**What you have to do**
Whenever the word "repeating" turns up in a line below, that line should be copied.

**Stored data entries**
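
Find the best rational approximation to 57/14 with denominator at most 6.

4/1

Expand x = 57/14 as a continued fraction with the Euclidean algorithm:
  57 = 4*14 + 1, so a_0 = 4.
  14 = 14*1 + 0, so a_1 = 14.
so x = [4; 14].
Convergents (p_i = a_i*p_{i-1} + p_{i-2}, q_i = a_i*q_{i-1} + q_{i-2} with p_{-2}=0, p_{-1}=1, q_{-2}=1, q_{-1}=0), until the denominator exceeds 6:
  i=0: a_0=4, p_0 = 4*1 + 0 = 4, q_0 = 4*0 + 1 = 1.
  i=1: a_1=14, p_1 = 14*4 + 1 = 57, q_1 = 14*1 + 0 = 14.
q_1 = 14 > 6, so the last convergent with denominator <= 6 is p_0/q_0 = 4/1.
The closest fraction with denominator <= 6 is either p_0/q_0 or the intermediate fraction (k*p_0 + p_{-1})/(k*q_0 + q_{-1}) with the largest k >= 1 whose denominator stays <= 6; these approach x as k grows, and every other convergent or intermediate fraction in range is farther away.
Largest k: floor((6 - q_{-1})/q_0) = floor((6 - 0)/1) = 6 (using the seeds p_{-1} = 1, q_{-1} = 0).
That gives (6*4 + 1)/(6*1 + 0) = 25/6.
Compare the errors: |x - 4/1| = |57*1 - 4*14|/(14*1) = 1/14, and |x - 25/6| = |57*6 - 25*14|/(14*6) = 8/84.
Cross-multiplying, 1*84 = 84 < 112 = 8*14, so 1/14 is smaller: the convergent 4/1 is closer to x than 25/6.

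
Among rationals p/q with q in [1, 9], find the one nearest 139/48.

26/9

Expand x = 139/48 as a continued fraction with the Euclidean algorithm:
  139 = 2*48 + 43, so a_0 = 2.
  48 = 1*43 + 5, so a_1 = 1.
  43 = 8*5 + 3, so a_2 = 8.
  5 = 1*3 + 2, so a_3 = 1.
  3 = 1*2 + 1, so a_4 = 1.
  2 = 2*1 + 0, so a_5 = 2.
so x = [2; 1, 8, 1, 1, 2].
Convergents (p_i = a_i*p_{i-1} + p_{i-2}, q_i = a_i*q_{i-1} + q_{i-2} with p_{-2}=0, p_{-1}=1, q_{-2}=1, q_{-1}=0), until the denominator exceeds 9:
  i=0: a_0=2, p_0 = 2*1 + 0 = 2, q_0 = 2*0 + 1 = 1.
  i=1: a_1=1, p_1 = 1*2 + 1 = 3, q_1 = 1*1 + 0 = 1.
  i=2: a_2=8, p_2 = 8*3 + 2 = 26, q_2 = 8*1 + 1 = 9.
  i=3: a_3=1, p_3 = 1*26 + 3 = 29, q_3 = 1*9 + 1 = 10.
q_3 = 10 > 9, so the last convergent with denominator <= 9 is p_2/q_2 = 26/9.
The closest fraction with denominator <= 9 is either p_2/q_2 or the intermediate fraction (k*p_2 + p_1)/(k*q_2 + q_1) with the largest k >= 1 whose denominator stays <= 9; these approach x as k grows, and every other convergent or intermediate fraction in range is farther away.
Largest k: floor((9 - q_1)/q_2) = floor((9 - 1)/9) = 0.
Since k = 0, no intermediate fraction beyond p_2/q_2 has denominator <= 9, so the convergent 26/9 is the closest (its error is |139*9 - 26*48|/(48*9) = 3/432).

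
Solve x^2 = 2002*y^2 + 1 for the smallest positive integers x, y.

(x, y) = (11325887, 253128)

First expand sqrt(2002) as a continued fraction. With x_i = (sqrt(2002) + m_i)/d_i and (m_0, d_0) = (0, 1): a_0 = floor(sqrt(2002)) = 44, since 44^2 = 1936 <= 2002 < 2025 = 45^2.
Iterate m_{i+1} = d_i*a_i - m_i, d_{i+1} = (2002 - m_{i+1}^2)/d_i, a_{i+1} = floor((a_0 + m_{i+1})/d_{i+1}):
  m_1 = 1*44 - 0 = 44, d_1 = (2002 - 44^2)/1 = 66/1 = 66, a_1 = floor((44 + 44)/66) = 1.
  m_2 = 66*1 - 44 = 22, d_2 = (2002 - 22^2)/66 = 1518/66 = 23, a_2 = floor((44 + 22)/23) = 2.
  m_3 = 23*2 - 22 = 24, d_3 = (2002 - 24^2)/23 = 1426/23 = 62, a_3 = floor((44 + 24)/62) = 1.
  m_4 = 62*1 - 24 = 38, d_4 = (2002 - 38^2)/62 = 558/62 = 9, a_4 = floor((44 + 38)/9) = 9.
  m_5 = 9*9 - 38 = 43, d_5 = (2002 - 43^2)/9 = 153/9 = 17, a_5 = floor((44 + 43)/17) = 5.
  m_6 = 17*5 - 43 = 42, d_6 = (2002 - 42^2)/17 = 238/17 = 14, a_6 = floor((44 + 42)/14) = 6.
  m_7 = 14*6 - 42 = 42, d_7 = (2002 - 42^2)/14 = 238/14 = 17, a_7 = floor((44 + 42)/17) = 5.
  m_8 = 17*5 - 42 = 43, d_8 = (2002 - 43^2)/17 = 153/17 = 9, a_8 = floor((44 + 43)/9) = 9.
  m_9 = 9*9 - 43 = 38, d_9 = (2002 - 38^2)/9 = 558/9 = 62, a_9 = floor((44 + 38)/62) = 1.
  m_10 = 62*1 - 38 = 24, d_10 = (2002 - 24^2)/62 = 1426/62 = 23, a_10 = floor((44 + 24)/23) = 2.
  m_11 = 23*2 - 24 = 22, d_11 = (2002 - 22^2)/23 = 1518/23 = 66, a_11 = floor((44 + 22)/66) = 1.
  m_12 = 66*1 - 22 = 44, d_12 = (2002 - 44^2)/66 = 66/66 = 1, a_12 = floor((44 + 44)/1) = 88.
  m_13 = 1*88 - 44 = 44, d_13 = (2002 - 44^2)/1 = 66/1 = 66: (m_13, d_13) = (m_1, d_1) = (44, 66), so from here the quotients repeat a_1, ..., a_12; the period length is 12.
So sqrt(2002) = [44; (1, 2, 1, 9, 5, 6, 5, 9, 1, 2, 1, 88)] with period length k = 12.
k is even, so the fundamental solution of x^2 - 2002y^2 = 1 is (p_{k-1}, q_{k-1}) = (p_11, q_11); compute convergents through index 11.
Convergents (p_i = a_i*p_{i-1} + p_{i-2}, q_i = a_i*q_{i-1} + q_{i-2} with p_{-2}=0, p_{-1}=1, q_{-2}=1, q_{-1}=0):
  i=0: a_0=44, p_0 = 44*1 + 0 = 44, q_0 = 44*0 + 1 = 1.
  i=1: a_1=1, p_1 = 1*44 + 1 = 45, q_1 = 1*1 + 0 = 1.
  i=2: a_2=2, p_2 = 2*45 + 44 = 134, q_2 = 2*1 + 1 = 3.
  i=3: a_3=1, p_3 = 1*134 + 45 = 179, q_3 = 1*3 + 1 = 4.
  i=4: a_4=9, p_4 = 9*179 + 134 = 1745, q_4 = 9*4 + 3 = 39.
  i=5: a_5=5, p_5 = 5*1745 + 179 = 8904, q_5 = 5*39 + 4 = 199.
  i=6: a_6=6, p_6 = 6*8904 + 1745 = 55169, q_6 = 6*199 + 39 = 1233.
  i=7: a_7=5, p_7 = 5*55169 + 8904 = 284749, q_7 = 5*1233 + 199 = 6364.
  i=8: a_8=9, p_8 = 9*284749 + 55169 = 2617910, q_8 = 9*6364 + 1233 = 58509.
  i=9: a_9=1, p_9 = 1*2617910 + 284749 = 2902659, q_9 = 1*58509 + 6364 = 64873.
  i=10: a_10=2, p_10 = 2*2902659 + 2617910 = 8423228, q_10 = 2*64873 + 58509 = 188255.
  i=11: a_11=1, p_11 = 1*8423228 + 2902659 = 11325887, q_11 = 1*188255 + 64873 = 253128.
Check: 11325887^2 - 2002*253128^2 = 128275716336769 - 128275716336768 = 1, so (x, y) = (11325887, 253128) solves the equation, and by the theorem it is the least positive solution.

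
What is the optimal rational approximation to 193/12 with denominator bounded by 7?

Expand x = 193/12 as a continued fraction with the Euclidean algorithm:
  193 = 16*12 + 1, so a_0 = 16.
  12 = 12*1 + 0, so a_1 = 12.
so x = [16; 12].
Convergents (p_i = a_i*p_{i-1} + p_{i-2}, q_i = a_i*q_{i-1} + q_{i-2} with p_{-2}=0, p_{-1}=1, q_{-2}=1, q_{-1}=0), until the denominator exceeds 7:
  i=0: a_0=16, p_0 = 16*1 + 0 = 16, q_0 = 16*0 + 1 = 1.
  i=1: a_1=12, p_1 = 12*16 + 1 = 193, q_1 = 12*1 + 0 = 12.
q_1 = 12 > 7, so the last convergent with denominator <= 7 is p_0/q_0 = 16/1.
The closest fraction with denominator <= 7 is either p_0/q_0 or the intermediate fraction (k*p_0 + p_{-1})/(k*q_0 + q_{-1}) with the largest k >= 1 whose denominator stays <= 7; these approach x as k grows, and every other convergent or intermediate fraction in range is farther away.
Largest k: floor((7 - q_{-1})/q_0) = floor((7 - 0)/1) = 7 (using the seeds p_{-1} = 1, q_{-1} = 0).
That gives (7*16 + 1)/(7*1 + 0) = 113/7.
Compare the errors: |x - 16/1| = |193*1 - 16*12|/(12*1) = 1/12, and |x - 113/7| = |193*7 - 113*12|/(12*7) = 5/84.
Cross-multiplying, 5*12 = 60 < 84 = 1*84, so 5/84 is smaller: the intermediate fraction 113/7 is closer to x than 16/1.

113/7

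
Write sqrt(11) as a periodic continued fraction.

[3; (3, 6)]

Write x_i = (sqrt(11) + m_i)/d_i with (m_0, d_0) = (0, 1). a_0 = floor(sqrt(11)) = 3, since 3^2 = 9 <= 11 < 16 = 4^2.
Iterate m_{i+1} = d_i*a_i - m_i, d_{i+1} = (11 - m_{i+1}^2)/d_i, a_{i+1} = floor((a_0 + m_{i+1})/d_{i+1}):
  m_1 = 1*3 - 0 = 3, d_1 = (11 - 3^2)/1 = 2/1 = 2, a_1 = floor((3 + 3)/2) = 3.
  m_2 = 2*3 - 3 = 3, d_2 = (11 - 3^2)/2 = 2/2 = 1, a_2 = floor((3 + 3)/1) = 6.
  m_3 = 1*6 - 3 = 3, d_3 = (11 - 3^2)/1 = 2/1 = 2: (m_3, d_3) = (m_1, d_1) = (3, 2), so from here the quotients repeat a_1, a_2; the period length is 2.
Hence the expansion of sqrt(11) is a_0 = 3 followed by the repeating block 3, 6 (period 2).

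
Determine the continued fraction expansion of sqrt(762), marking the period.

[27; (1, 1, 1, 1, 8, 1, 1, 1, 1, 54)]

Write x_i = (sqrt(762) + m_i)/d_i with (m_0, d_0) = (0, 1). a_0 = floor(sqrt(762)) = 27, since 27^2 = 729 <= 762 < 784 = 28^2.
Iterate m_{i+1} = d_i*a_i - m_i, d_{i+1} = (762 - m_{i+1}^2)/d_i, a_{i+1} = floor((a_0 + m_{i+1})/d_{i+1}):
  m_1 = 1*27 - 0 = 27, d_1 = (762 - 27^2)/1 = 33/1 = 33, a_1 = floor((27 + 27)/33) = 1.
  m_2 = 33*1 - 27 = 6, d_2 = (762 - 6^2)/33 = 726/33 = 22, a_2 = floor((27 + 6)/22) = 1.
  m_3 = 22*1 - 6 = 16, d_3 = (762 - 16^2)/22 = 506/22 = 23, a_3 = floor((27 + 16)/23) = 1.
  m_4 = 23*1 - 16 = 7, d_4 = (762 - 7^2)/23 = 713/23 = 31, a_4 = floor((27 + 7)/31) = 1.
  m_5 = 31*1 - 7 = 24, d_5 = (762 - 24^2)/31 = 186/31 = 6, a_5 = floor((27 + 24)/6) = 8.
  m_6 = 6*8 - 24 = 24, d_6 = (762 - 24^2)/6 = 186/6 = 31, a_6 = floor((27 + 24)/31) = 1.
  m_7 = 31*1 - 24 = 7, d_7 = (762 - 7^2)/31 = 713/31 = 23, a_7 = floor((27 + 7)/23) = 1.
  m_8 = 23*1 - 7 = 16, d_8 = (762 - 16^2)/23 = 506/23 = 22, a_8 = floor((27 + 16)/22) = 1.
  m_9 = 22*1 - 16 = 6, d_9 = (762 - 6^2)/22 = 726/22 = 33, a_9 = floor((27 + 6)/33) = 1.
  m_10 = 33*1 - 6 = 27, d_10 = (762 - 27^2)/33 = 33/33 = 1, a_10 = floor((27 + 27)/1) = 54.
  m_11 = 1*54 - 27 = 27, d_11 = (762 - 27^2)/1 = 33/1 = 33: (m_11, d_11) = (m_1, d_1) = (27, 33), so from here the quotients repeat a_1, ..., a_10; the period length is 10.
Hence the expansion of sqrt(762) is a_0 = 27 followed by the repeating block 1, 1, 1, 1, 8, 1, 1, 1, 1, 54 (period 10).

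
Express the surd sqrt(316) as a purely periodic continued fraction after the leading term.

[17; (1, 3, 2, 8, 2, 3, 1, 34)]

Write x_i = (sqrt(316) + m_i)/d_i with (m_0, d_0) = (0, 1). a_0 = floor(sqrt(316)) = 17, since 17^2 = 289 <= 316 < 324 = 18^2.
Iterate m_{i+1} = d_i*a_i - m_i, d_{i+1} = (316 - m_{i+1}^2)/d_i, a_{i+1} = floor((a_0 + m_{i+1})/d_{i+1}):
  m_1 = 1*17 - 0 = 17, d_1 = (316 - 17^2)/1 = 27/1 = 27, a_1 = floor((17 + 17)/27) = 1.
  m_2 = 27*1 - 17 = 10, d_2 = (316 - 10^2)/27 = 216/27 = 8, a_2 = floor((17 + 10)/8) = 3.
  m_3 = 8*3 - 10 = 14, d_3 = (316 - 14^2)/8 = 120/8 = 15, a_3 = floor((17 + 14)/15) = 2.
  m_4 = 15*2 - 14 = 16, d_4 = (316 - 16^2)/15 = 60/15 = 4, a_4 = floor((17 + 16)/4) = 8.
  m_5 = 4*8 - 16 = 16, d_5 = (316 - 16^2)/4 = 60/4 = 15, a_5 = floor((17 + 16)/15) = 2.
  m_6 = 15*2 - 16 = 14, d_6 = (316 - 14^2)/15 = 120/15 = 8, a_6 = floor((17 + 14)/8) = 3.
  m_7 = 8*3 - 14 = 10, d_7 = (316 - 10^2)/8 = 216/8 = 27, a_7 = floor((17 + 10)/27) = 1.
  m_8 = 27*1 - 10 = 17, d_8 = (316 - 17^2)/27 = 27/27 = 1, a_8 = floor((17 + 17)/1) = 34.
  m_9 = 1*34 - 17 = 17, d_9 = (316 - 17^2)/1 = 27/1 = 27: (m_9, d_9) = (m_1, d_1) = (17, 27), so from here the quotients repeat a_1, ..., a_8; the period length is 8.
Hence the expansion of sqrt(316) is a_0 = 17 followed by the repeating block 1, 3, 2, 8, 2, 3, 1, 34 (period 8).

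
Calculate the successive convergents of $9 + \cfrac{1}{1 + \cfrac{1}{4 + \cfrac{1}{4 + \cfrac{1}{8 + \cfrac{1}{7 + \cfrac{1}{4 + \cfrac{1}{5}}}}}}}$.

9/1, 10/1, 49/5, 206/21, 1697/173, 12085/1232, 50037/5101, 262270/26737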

**Your solution**
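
Hence the expansion of sqrt(11) is a_0 = 3 followed by the repeating block 3, 6 (period 2).
Hence the expansion of sqrt(762) is a_0 = 27 followed by the repeating block 1, 1, 1, 1, 8, 1, 1, 1, 1, 54 (period 10).
Hence the expansion of sqrt(316) is a_0 = 17 followed by the repeating block 1, 3, 2, 8, 2, 3, 1, 34 (period 8).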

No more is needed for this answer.